**** GIVEN DATA

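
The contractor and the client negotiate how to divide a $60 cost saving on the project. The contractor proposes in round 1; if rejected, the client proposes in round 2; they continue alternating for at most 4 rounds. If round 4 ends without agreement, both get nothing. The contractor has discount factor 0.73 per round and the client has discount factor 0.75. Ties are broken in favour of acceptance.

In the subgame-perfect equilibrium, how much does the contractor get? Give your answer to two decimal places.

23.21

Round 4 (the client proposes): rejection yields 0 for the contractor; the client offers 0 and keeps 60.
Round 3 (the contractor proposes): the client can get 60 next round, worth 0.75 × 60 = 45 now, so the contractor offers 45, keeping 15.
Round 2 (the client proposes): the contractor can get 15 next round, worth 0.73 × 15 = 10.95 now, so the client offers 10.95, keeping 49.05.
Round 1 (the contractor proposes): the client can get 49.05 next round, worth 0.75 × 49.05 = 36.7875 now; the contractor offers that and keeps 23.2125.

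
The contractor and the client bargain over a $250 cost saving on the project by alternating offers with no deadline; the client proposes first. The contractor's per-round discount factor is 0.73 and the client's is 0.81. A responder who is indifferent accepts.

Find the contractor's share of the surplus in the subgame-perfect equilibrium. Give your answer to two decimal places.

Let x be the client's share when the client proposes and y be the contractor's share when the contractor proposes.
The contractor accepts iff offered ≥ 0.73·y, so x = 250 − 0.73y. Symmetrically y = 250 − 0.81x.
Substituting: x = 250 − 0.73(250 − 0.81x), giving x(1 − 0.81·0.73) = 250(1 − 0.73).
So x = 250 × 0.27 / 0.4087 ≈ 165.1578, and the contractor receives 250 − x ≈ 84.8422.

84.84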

********

● **AIM OF THE TASK**
What is the number of lines in the records holding "discount"? Give the number alone.

● **FINISHED EXERCISE**
2